■ **SUPPLIED RECORDS**
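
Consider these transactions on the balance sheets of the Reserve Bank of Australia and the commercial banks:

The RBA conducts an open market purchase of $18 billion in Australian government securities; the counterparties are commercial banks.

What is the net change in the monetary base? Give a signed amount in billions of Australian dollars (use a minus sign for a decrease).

RBA balance sheet:
  Assets:      Securities +$18B
  Liabilities: Bank reserves +$18B
Monetary base = currency + reserves: 0 + (+$18B) = +$18 billion.

+$18 billion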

■ **TASK DETAILS**
A complete, exact repeat of the records is the required answer.

■ **ANSWER SPACE**
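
Consider these transactions on the balance sheets of the Reserve Bank of Australia and the commercial banks:

The RBA conducts an open market purchase of $18 billion in Australian government securities; the counterparties are commercial banks.

What is the net change in the monetary base? Give a signed amount in billions of Australian dollars (use a minus sign for a decrease).

RBA balance sheet:
  Assets:      Securities +$18B
  Liabilities: Bank reserves +$18B
Monetary base = currency + reserves: 0 + (+$18B) = +$18 billion.

+$18 billion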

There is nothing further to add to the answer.